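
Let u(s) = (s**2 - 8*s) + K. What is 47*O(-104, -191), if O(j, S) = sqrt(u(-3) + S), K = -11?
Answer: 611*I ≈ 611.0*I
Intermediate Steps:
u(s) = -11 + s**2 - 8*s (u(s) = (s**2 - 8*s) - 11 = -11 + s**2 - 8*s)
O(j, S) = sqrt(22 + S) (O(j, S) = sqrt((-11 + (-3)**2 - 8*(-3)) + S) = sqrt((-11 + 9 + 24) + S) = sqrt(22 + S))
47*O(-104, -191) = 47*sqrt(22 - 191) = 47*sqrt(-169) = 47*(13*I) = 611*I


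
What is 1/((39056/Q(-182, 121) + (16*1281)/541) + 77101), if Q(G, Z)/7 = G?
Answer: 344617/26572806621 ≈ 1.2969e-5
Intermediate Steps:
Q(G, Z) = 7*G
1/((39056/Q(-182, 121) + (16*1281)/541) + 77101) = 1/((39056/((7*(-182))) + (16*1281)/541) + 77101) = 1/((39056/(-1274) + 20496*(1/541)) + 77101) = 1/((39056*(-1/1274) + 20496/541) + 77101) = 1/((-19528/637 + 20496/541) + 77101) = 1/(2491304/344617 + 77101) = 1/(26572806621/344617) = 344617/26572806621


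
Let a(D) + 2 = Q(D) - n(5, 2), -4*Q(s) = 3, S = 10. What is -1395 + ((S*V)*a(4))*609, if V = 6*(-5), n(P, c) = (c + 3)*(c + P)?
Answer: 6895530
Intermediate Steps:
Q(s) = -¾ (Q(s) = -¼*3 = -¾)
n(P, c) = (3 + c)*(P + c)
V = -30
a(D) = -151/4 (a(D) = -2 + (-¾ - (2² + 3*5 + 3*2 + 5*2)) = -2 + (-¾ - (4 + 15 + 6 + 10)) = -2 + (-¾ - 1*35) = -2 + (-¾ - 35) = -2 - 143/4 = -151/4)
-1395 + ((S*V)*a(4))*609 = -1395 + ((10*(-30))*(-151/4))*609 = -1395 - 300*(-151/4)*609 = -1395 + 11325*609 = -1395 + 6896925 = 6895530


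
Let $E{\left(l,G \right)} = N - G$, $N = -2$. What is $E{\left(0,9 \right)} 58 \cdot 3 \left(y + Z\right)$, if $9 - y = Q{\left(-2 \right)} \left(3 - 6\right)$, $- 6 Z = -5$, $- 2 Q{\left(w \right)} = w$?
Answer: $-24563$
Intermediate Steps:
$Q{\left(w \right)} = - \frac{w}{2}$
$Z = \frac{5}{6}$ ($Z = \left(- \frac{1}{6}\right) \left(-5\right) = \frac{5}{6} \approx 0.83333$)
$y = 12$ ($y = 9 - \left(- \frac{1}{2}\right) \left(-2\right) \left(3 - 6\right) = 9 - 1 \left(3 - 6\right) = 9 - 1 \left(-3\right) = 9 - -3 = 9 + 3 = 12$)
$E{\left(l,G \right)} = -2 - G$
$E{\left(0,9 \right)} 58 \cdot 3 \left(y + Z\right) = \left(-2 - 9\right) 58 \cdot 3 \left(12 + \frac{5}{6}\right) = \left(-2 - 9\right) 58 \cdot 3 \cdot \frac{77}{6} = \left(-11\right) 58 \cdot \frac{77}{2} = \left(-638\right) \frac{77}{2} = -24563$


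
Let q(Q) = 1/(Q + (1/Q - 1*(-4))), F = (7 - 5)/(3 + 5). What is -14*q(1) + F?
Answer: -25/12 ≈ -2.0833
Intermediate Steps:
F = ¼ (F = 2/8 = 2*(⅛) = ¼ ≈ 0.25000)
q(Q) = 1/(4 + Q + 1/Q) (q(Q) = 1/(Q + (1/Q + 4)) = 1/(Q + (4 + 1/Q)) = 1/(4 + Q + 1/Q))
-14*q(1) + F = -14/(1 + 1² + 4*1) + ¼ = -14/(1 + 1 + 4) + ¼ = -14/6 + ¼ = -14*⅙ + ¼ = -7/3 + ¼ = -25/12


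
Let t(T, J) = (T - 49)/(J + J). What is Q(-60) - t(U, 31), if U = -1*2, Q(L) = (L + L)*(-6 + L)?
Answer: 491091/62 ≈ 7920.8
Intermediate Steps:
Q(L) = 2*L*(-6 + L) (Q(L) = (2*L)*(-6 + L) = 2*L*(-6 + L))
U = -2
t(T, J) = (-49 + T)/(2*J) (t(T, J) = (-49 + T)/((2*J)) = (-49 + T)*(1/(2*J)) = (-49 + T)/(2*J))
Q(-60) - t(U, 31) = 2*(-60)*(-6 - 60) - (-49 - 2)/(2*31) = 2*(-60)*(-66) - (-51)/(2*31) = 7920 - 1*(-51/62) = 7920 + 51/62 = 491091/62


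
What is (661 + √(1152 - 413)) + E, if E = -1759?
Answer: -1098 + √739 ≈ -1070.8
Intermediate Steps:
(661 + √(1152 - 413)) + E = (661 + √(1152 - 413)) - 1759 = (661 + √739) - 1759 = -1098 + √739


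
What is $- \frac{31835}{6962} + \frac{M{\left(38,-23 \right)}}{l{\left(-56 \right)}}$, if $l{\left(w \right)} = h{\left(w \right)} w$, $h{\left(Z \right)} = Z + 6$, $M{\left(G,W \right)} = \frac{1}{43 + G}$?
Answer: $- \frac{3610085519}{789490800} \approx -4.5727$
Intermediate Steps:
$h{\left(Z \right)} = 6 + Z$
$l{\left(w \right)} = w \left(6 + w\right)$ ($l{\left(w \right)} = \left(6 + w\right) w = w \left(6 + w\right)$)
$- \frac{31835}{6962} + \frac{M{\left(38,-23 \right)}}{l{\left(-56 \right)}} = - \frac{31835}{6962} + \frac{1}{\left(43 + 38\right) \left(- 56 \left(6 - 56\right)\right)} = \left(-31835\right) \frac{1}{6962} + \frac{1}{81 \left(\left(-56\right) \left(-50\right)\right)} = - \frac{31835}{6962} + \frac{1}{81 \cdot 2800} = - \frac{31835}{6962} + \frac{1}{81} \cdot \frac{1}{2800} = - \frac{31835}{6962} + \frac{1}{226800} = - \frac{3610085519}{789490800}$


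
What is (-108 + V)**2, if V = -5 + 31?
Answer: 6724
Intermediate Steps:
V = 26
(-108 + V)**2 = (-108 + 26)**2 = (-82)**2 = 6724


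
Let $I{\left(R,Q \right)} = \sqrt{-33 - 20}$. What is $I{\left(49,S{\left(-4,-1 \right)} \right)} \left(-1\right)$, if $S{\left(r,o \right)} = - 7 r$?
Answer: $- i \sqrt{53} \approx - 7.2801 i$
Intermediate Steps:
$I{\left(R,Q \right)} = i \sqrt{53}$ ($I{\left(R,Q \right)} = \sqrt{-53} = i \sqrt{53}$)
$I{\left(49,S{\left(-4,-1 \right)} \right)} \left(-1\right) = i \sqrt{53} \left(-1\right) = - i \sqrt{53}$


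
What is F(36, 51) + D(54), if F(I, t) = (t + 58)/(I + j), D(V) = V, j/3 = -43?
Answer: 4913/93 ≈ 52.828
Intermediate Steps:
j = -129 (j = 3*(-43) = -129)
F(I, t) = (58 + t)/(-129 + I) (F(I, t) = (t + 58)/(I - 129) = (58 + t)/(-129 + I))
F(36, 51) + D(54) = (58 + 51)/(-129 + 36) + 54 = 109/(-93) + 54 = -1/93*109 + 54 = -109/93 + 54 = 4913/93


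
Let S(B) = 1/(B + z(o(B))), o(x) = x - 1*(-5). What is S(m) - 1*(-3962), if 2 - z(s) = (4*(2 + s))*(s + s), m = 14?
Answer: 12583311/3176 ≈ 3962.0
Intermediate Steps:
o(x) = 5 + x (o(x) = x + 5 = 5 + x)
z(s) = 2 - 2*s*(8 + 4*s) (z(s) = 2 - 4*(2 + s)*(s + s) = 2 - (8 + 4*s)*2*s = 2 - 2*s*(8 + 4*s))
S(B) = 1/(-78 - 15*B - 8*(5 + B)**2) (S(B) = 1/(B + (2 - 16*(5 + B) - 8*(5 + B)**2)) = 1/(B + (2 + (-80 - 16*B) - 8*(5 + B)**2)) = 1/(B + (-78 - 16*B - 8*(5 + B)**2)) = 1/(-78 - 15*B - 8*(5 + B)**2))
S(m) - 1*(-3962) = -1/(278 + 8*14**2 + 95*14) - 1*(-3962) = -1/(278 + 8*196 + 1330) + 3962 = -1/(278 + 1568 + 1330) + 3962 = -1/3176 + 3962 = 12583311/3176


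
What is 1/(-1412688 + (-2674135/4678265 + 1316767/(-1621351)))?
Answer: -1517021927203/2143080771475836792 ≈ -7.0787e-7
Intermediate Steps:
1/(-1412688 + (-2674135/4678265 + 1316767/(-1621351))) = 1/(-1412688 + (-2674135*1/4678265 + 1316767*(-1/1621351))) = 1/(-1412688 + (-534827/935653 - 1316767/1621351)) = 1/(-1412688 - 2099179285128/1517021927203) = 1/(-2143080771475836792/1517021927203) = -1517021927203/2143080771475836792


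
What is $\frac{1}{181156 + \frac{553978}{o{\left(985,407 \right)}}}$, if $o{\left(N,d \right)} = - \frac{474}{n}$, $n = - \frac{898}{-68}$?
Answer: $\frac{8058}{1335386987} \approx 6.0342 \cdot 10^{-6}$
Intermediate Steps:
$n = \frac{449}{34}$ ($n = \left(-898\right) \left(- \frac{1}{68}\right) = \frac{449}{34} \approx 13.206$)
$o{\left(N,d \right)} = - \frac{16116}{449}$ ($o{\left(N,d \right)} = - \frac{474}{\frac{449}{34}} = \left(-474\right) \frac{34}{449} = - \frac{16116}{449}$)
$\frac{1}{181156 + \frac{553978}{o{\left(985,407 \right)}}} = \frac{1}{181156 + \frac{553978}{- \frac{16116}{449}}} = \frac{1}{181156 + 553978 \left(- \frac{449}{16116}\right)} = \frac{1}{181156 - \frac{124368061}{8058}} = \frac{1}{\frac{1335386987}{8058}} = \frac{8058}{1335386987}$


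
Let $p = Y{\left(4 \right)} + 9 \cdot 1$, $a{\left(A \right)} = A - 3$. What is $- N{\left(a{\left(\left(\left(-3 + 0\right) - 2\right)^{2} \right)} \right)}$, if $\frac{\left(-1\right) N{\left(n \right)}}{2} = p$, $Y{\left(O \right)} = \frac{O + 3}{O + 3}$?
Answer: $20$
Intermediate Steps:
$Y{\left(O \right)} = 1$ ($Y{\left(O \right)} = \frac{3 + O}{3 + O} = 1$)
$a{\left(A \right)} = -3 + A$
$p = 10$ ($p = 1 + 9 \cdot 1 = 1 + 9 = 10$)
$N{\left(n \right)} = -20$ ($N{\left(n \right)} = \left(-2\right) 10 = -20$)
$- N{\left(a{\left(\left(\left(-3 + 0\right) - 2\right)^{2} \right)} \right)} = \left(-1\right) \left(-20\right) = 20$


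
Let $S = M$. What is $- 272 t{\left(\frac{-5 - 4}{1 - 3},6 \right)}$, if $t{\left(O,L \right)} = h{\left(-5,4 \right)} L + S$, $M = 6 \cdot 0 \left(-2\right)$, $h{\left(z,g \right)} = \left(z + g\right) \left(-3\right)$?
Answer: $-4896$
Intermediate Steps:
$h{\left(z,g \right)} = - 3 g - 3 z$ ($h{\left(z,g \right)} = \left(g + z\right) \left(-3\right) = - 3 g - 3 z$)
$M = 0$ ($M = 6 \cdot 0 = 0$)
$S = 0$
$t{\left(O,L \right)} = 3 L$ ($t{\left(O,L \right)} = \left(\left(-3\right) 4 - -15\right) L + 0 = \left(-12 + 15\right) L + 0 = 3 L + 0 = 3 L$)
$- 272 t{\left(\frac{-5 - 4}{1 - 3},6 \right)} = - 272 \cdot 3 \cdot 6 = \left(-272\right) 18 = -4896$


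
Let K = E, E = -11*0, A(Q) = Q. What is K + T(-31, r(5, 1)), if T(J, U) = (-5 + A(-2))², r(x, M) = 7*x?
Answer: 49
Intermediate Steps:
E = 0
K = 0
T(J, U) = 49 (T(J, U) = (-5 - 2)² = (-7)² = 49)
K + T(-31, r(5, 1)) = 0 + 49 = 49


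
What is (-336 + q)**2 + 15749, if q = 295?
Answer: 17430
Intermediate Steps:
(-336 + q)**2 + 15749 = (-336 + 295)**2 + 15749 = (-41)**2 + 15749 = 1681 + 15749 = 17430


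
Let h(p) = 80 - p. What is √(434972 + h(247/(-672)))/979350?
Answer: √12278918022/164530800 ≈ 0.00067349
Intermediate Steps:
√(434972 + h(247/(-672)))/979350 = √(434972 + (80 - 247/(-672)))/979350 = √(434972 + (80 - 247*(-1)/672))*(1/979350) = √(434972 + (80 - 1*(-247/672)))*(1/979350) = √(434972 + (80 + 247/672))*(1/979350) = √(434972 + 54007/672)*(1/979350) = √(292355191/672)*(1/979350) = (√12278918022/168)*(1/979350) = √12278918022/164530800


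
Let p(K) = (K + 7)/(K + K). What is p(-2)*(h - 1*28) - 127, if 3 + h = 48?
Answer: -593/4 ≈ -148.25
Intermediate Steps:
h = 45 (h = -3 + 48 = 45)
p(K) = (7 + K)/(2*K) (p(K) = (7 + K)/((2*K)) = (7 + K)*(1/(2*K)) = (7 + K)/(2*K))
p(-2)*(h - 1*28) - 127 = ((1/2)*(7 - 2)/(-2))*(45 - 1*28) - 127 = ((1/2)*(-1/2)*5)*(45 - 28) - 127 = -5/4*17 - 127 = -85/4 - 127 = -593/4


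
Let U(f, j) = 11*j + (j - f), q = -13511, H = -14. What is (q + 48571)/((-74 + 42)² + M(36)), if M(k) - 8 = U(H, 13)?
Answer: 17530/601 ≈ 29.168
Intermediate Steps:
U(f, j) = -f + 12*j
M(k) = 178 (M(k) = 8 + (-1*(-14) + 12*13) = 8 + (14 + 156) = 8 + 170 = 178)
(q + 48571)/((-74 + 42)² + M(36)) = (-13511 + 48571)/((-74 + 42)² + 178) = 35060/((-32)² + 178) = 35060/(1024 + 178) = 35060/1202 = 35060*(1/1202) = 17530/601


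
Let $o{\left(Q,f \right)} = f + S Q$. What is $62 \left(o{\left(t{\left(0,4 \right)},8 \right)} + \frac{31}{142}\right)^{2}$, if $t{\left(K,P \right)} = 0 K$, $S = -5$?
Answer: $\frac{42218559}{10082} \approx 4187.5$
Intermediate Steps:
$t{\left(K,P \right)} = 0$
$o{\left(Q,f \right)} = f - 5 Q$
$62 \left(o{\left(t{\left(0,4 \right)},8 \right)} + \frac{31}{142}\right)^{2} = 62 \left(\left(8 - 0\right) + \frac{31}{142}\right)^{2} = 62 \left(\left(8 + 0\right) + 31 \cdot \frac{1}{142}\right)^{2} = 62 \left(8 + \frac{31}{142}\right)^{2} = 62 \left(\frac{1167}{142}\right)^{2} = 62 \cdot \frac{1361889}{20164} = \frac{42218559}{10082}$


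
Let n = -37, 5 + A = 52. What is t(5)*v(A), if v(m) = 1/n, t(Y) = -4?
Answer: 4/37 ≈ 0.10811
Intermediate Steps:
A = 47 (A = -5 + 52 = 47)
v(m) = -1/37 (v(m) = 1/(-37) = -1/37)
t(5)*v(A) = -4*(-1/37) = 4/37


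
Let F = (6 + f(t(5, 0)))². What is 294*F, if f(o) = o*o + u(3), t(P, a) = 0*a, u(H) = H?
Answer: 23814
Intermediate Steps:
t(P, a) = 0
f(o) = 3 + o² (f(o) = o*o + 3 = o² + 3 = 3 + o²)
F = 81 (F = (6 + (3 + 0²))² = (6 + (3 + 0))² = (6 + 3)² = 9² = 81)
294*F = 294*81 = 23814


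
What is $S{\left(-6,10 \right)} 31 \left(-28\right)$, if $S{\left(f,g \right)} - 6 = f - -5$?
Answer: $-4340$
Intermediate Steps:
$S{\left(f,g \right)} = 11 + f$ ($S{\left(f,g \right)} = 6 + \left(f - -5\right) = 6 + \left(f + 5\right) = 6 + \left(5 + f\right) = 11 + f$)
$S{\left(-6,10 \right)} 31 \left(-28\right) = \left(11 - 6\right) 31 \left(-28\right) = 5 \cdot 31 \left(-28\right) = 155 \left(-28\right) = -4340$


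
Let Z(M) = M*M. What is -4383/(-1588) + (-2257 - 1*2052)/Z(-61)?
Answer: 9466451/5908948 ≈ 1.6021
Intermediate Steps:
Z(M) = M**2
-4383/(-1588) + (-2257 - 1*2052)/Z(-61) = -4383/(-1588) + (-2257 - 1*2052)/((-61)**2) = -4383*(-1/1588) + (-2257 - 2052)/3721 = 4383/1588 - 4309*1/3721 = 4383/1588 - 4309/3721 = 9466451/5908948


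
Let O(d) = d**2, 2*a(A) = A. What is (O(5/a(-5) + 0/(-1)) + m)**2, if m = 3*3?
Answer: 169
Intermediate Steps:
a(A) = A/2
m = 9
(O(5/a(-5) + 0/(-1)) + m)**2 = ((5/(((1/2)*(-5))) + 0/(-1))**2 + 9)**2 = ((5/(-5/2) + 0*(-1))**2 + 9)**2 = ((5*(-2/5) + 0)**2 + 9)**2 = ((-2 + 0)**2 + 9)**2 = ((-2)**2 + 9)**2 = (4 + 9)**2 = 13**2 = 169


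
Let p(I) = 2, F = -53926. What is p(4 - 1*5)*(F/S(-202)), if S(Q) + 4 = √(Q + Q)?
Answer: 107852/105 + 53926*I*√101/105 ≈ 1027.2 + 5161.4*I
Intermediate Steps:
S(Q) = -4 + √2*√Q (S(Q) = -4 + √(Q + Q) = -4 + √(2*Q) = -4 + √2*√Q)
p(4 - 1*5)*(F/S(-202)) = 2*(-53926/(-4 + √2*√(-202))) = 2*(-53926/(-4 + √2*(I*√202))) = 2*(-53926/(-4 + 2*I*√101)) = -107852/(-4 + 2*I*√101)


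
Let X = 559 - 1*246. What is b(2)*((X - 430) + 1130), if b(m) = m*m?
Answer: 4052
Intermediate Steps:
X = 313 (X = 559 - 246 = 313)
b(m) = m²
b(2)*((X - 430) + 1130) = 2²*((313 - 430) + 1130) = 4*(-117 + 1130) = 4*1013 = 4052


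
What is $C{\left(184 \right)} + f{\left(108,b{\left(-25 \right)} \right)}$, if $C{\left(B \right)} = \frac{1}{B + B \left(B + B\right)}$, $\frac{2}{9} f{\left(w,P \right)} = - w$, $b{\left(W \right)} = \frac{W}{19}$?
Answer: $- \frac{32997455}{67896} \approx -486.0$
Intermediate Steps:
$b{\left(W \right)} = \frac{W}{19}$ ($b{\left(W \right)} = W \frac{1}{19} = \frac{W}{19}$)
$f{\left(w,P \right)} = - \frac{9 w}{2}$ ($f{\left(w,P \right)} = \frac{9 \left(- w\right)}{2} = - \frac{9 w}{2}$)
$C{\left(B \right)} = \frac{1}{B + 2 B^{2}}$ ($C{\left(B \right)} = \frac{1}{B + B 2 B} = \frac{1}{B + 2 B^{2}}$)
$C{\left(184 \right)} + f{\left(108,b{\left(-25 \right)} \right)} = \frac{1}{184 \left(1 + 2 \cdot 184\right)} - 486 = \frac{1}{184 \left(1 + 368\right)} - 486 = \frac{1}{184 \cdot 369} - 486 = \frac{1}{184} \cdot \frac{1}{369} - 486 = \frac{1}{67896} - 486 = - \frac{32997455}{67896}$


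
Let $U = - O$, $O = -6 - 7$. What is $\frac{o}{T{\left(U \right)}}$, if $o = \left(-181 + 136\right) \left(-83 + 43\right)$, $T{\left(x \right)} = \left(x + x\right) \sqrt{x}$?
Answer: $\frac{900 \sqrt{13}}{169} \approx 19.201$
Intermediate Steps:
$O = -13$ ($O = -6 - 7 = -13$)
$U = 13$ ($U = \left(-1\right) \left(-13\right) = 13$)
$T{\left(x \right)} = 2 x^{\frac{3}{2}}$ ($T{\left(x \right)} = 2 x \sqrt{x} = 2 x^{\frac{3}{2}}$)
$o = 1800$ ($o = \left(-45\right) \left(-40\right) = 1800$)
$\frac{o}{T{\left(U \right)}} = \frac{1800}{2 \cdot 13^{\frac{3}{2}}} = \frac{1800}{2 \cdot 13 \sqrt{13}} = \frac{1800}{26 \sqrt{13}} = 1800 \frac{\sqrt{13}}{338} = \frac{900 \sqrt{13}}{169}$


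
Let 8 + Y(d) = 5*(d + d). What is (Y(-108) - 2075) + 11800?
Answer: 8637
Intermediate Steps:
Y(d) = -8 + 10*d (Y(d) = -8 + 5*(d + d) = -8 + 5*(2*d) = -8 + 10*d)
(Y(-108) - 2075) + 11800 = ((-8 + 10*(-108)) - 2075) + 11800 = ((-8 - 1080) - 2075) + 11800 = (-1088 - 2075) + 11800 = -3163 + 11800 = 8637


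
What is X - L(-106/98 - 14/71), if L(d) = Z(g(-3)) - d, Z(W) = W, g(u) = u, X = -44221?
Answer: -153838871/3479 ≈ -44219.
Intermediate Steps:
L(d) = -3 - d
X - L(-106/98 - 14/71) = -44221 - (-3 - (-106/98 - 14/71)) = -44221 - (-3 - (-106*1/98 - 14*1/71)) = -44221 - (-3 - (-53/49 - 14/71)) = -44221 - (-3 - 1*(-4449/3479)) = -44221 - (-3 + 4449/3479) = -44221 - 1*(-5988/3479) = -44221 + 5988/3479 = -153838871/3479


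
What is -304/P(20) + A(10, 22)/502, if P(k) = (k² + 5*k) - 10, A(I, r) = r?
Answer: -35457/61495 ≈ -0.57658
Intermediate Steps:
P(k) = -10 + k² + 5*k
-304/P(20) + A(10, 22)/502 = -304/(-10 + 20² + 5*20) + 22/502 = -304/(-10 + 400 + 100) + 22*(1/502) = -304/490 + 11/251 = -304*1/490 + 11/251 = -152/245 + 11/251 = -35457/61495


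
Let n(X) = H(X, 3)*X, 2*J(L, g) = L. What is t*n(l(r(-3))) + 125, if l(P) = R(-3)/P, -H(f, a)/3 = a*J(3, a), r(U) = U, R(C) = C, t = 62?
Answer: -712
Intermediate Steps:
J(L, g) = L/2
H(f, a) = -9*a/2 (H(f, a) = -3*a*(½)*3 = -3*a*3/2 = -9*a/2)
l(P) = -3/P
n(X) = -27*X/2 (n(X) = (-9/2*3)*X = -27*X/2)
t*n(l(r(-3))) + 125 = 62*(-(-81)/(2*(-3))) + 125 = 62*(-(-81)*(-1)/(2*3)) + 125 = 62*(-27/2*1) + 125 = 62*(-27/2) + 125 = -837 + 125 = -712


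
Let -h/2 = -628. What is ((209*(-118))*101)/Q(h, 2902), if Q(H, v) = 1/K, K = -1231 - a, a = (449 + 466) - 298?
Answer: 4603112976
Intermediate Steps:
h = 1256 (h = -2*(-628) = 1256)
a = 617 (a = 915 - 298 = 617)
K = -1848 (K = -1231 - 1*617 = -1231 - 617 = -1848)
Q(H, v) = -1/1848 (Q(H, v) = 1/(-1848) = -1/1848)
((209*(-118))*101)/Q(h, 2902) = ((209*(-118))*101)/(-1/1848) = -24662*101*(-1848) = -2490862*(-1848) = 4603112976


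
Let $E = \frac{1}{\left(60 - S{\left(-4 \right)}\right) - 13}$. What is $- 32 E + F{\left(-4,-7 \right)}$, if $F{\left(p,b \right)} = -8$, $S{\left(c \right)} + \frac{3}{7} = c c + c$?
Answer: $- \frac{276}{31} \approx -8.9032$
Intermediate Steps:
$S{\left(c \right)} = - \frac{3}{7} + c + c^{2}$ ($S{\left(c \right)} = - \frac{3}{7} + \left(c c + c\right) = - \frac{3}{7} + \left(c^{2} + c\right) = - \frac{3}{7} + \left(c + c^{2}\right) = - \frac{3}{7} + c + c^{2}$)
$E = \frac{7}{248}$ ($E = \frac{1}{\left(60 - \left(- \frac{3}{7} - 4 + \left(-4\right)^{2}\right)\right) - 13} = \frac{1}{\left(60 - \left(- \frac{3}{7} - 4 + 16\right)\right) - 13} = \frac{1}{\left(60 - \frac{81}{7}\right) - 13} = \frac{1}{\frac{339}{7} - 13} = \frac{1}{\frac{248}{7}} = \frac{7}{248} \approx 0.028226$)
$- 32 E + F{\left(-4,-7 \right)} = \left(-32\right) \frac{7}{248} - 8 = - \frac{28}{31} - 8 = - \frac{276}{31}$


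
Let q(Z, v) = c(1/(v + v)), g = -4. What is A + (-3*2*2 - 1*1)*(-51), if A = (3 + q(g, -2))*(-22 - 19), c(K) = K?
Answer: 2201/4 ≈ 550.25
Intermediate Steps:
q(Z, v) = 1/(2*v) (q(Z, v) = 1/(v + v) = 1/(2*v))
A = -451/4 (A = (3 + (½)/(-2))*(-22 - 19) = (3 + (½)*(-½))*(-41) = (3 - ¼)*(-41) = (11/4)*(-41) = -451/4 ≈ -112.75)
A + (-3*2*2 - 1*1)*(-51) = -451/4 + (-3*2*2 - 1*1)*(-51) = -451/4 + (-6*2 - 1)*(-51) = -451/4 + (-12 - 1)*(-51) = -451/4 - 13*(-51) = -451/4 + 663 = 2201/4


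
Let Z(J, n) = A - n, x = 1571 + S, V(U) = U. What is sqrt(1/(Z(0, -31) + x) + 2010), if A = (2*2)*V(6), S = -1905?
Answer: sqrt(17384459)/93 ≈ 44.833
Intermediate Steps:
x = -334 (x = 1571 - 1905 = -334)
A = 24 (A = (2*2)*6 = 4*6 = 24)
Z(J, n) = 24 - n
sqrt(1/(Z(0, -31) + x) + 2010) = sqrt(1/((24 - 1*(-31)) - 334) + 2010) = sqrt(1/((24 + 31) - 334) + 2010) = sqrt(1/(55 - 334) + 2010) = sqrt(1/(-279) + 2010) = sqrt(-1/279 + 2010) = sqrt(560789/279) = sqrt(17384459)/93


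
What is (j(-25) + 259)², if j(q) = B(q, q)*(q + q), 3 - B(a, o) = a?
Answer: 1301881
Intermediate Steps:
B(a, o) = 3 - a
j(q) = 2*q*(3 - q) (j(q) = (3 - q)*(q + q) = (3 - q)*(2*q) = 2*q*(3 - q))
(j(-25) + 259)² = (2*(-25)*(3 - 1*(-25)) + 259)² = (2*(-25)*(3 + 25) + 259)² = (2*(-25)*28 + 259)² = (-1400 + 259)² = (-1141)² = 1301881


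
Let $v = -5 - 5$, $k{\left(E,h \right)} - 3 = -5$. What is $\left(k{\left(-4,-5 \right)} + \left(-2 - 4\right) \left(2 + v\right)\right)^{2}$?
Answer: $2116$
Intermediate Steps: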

▶ _ABOUT THIS EXERCISE_: Would you restate, word for word, every line of the listing from its first line through the line with "Answer: $-24563$"?

▶ _RESULT OF THE TASK_:
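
Let u(s) = (s**2 - 8*s) + K. What is 47*O(-104, -191), if O(j, S) = sqrt(u(-3) + S), K = -11?
Answer: 611*I ≈ 611.0*I
Intermediate Steps:
u(s) = -11 + s**2 - 8*s (u(s) = (s**2 - 8*s) - 11 = -11 + s**2 - 8*s)
O(j, S) = sqrt(22 + S) (O(j, S) = sqrt((-11 + (-3)**2 - 8*(-3)) + S) = sqrt((-11 + 9 + 24) + S) = sqrt(22 + S))
47*O(-104, -191) = 47*sqrt(22 - 191) = 47*sqrt(-169) = 47*(13*I) = 611*I


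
What is 1/((39056/Q(-182, 121) + (16*1281)/541) + 77101), if Q(G, Z)/7 = G?
Answer: 344617/26572806621 ≈ 1.2969e-5
Intermediate Steps:
Q(G, Z) = 7*G
1/((39056/Q(-182, 121) + (16*1281)/541) + 77101) = 1/((39056/((7*(-182))) + (16*1281)/541) + 77101) = 1/((39056/(-1274) + 20496*(1/541)) + 77101) = 1/((39056*(-1/1274) + 20496/541) + 77101) = 1/((-19528/637 + 20496/541) + 77101) = 1/(2491304/344617 + 77101) = 1/(26572806621/344617) = 344617/26572806621


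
Let a(D) + 2 = Q(D) - n(5, 2), -4*Q(s) = 3, S = 10. What is -1395 + ((S*V)*a(4))*609, if V = 6*(-5), n(P, c) = (c + 3)*(c + P)?
Answer: 6895530
Intermediate Steps:
Q(s) = -¾ (Q(s) = -¼*3 = -¾)
n(P, c) = (3 + c)*(P + c)
V = -30
a(D) = -151/4 (a(D) = -2 + (-¾ - (2² + 3*5 + 3*2 + 5*2)) = -2 + (-¾ - (4 + 15 + 6 + 10)) = -2 + (-¾ - 1*35) = -2 + (-¾ - 35) = -2 - 143/4 = -151/4)
-1395 + ((S*V)*a(4))*609 = -1395 + ((10*(-30))*(-151/4))*609 = -1395 - 300*(-151/4)*609 = -1395 + 11325*609 = -1395 + 6896925 = 6895530


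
Let $E{\left(l,G \right)} = N - G$, $N = -2$. What is $E{\left(0,9 \right)} 58 \cdot 3 \left(y + Z\right)$, if $9 - y = Q{\left(-2 \right)} \left(3 - 6\right)$, $- 6 Z = -5$, $- 2 Q{\left(w \right)} = w$?
Answer: $-24563$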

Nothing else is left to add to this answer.